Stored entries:

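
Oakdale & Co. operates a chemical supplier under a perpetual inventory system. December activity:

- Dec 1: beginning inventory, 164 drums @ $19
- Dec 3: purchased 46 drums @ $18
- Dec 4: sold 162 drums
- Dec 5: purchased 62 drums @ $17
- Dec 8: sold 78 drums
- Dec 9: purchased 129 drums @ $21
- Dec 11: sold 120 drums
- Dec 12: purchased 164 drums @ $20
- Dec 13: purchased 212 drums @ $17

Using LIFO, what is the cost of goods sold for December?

Dec 4, 162 sold [LIFO — newest first]: 46 @ $18 + 116 @ $19 = $3,032
Dec 8, 78 sold [LIFO — newest first]: 62 @ $17 + 16 @ $19 = $1,358
Dec 11, 120 sold [LIFO — newest first]: 120 @ $21 = $2,520
Total COGS = $3,032 + $1,358 + $2,520 = $6,910
Ending inventory: 32 @ $19 + 9 @ $21 + 164 @ $20 + 212 @ $17 = $7,681

COGS = $6,910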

> [Prompt]:
In the lines above, spot each one that contains the word "purchased" and copy it.

> [Answer to the problem]:
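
- Dec 3: purchased 46 drums @ $18
- Dec 5: purchased 62 drums @ $17
- Dec 9: purchased 129 drums @ $21
- Dec 12: purchased 164 drums @ $20
- Dec 13: purchased 212 drums @ $17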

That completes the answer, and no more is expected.